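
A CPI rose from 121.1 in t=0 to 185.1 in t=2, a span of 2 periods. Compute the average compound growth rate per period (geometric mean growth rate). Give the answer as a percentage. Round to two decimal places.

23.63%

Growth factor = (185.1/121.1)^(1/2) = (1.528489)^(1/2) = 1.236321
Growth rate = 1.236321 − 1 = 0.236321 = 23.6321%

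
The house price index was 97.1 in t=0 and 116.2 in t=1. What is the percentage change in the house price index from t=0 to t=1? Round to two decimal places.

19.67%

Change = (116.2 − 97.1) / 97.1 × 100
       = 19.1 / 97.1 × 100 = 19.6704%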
....
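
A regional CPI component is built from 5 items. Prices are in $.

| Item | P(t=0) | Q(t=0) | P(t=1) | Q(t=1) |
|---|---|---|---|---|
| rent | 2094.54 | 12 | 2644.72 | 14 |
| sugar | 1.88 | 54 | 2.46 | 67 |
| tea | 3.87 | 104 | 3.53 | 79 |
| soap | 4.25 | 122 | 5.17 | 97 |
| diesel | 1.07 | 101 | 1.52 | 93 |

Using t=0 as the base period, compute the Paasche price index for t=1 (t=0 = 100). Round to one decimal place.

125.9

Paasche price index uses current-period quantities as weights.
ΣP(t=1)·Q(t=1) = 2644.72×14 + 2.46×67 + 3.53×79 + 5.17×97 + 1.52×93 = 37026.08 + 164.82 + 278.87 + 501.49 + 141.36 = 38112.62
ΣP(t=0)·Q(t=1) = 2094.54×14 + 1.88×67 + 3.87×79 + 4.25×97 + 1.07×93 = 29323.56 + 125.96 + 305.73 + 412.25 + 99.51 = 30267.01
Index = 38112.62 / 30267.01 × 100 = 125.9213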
....
_WORK REQUIRED:_
From the records above, quote only the lines running from the line with "A regional CPI" to the line with "1.52 | 93 |", both lines included.

_RESULT:_
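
A regional CPI component is built from 5 items. Prices are in $.

| Item | P(t=0) | Q(t=0) | P(t=1) | Q(t=1) |
|---|---|---|---|---|
| rent | 2094.54 | 12 | 2644.72 | 14 |
| sugar | 1.88 | 54 | 2.46 | 67 |
| tea | 3.87 | 104 | 3.53 | 79 |
| soap | 4.25 | 122 | 5.17 | 97 |
| diesel | 1.07 | 101 | 1.52 | 93 |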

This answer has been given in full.